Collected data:
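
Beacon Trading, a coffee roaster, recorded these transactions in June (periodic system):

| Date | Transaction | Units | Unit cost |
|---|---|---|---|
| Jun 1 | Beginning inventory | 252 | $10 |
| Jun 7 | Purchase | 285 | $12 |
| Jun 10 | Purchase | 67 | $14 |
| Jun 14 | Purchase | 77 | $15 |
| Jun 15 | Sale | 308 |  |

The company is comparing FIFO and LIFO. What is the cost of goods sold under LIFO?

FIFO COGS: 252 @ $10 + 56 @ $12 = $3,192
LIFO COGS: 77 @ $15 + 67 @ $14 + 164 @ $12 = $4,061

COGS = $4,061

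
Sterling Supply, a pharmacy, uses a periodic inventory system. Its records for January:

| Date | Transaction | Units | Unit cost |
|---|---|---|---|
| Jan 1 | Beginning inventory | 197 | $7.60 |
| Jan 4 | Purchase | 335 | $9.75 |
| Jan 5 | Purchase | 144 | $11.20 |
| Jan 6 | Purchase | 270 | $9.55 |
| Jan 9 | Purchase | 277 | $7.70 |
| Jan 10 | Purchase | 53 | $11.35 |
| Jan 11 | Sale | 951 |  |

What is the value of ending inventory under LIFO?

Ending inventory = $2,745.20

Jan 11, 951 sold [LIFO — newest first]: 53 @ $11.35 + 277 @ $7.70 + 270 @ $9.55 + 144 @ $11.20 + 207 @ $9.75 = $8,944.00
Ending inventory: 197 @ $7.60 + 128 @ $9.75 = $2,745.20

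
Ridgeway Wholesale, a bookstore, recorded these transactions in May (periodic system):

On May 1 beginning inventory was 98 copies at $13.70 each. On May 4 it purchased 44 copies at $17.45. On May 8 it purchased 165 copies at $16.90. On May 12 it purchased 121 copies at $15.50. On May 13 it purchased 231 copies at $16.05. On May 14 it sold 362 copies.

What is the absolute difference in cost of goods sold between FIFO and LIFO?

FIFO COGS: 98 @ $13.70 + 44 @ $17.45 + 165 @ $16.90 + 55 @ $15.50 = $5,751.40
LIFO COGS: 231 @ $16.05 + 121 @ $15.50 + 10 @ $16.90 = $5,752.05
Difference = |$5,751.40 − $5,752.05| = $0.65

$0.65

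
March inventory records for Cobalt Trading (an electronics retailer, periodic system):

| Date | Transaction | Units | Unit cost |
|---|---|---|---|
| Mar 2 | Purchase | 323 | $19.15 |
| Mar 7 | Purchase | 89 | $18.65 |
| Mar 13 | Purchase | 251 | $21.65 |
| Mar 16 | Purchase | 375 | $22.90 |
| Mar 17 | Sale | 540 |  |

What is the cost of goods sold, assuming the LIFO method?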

Required action: For this exercise, copy word for word the line that contains "What is the absolute" and every line after it, ending with the last line of the entries above.

Expected answer:
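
What is the absolute difference in cost of goods sold between FIFO and LIFO?

FIFO COGS: 98 @ $13.70 + 44 @ $17.45 + 165 @ $16.90 + 55 @ $15.50 = $5,751.40
LIFO COGS: 231 @ $16.05 + 121 @ $15.50 + 10 @ $16.90 = $5,752.05
Difference = |$5,751.40 − $5,752.05| = $0.65

$0.65

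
March inventory records for Cobalt Trading (an electronics retailer, periodic system):

| Date | Transaction | Units | Unit cost |
|---|---|---|---|
| Mar 2 | Purchase | 323 | $19.15 |
| Mar 7 | Purchase | 89 | $18.65 |
| Mar 13 | Purchase | 251 | $21.65 |
| Mar 16 | Purchase | 375 | $22.90 |
| Mar 17 | Sale | 540 |  |

What is the cost of goods sold, assuming the LIFO method?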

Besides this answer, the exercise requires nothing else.